*** Opening Excerpted data ***

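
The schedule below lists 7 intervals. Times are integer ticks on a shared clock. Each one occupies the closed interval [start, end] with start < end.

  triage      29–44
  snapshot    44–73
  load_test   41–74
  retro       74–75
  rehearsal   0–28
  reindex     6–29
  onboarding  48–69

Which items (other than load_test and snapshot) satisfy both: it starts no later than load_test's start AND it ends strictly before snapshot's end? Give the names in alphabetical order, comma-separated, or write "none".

rehearsal, reindex, triage

Conditions: its start is no later than load_test's start (X.start <= 41) AND its end is strictly before snapshot's end (X.end < 73).
onboarding: start 48 <= 41? ✗; end 69 < 73? ✓ → no.
rehearsal: start 0 <= 41? ✓; end 28 < 73? ✓ → yes.
reindex: start 6 <= 41? ✓; end 29 < 73? ✓ → yes.
retro: start 74 <= 41? ✗; end 75 < 73? ✗ → no.
triage: start 29 <= 41? ✓; end 44 < 73? ✓ → yes.
Result: rehearsal, reindex, triage.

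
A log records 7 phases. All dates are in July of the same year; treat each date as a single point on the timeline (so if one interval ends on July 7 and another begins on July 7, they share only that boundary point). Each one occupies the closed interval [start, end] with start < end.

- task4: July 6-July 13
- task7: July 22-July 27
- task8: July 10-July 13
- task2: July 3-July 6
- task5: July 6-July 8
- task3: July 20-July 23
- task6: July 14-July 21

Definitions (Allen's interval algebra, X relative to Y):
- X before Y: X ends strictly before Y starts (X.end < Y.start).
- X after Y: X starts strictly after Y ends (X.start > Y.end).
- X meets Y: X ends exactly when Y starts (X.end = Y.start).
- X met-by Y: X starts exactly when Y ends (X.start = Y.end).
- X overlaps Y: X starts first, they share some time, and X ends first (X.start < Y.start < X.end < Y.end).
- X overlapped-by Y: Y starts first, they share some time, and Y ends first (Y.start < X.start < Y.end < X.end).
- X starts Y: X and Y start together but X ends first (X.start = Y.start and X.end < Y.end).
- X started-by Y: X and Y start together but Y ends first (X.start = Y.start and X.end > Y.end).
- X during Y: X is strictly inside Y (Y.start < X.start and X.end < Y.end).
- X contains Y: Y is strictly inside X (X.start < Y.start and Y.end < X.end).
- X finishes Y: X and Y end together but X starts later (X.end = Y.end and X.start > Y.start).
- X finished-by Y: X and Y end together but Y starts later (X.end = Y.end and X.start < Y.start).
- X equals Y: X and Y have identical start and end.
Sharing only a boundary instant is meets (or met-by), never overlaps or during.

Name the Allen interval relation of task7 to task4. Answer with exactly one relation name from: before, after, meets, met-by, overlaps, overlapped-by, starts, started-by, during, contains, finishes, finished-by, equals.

task7 = [July 22, July 27]; task4 = [July 6, July 13].
Compare endpoints: task7.start > task4.start, task7.start > task4.end, task7.end > task4.start, task7.end > task4.end.
That pattern is 'after'.

after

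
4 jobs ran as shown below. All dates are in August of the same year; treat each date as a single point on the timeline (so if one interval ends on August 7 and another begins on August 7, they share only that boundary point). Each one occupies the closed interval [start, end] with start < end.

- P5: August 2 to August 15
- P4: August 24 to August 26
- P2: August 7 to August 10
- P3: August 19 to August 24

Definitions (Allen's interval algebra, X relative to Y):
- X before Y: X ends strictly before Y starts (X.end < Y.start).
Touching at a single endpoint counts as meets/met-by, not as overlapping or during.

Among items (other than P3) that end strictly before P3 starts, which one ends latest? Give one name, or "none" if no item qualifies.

Target P3 = [August 19, August 24].
P2 [August 7, August 10] → before → candidate.
P4 [August 24, August 26] → met-by → excluded.
P5 [August 2, August 15] → before → candidate.
Among candidates, latest end is August 15 → P5.

P5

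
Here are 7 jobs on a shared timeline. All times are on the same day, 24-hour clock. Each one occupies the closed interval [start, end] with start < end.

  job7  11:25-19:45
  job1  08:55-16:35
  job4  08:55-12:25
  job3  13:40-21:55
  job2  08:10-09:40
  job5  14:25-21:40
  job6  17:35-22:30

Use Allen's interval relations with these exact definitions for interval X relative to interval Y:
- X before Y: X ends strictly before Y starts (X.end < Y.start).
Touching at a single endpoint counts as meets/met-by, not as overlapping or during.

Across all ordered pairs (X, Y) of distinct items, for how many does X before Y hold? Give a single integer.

8

Checking all 42 ordered pairs for relation 'before'; matching pairs in alphabetical order:
(job1, job6): job1 before job6 ✓
(job2, job3): job2 before job3 ✓
(job2, job5): job2 before job5 ✓
(job2, job6): job2 before job6 ✓
(job2, job7): job2 before job7 ✓
(job4, job3): job4 before job3 ✓
(job4, job5): job4 before job5 ✓
(job4, job6): job4 before job6 ✓
Count: 8.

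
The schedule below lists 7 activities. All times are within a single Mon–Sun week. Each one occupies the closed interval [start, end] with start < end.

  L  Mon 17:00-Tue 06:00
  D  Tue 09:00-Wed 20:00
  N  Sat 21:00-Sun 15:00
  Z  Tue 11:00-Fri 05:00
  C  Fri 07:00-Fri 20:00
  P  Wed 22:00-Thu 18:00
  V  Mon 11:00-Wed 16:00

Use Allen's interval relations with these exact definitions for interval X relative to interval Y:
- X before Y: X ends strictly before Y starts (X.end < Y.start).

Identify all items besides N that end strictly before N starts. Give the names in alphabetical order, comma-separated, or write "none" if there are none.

Target N = [Sat 21:00, Sun 15:00].
C [Fri 07:00, Fri 20:00] → before → yes.
D [Tue 09:00, Wed 20:00] → before → yes.
L [Mon 17:00, Tue 06:00] → before → yes.
P [Wed 22:00, Thu 18:00] → before → yes.
V [Mon 11:00, Wed 16:00] → before → yes.
Z [Tue 11:00, Fri 05:00] → before → yes.
Result: C, D, L, P, V, Z.

C, D, L, P, V, Z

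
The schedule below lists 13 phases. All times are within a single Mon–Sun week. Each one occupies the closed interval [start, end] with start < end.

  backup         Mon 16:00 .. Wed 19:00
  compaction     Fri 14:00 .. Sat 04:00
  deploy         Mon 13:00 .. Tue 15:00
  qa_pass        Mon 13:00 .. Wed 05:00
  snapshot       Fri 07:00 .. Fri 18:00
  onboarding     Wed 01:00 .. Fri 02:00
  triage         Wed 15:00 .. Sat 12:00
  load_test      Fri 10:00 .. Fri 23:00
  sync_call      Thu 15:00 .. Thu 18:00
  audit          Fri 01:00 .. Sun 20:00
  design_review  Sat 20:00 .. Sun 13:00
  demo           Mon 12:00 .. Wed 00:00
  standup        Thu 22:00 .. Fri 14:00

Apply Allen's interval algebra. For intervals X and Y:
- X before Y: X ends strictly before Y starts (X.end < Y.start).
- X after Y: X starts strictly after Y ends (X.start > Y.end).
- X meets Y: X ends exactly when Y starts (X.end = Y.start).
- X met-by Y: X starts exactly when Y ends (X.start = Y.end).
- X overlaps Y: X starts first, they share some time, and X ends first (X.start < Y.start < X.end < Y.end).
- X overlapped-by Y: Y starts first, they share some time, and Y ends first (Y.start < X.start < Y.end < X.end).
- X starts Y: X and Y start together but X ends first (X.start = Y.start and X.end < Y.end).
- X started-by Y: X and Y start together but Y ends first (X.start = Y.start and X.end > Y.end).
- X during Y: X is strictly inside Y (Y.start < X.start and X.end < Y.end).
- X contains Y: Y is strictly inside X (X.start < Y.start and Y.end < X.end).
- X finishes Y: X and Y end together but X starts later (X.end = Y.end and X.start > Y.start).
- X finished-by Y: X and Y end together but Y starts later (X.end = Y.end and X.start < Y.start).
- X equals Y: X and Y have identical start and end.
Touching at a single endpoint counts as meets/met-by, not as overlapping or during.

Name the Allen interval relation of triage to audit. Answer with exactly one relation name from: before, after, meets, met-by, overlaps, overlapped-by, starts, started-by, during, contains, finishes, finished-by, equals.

triage = [Wed 15:00, Sat 12:00]; audit = [Fri 01:00, Sun 20:00].
Compare endpoints: triage.start < audit.start, triage.start < audit.end, triage.end > audit.start, triage.end < audit.end.
That pattern is 'overlaps'.

overlaps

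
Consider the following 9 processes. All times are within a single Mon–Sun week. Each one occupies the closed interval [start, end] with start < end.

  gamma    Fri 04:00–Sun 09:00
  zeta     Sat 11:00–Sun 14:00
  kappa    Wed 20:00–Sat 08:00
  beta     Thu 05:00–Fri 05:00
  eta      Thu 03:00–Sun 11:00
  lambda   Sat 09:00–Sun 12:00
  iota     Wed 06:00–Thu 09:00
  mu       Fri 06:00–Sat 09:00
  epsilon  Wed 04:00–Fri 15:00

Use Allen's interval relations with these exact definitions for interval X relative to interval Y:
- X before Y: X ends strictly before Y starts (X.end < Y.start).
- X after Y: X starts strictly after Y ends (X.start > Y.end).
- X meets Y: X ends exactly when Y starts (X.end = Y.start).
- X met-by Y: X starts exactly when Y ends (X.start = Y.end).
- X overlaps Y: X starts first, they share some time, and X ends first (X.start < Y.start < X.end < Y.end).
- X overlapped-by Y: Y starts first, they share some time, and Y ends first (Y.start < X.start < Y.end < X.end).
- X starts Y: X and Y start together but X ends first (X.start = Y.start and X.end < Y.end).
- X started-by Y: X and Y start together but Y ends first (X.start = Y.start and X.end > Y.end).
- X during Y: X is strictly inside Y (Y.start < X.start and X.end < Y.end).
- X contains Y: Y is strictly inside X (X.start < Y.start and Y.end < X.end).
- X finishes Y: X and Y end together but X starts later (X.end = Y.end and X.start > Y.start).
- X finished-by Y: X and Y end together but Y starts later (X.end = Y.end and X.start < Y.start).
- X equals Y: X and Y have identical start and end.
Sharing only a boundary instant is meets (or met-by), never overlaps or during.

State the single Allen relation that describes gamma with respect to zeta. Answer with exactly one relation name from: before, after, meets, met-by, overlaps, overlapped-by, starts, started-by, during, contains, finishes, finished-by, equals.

overlaps

gamma = [Fri 04:00, Sun 09:00]; zeta = [Sat 11:00, Sun 14:00].
Compare endpoints: gamma.start < zeta.start, gamma.start < zeta.end, gamma.end > zeta.start, gamma.end < zeta.end.
That pattern is 'overlaps'.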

*** Closing Excerpted data ***

* **Instructions to follow**:
Quote every line of the records above, from the first down to the one holding "- task6: July 14-July 21", exactly as written.

* **Solution to this exercise**:
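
The schedule below lists 7 intervals. Times are integer ticks on a shared clock. Each one occupies the closed interval [start, end] with start < end.

  triage      29–44
  snapshot    44–73
  load_test   41–74
  retro       74–75
  rehearsal   0–28
  reindex     6–29
  onboarding  48–69

Which items (other than load_test and snapshot) satisfy both: it starts no later than load_test's start AND it ends strictly before snapshot's end? Give the names in alphabetical order, comma-separated, or write "none".

rehearsal, reindex, triage

Conditions: its start is no later than load_test's start (X.start <= 41) AND its end is strictly before snapshot's end (X.end < 73).
onboarding: start 48 <= 41? ✗; end 69 < 73? ✓ → no.
rehearsal: start 0 <= 41? ✓; end 28 < 73? ✓ → yes.
reindex: start 6 <= 41? ✓; end 29 < 73? ✓ → yes.
retro: start 74 <= 41? ✗; end 75 < 73? ✗ → no.
triage: start 29 <= 41? ✓; end 44 < 73? ✓ → yes.
Result: rehearsal, reindex, triage.

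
A log records 7 phases. All dates are in July of the same year; treat each date as a single point on the timeline (so if one interval ends on July 7 and another begins on July 7, they share only that boundary point). Each one occupies the closed interval [start, end] with start < end.

- task4: July 6-July 13
- task7: July 22-July 27
- task8: July 10-July 13
- task2: July 3-July 6
- task5: July 6-July 8
- task3: July 20-July 23
- task6: July 14-July 21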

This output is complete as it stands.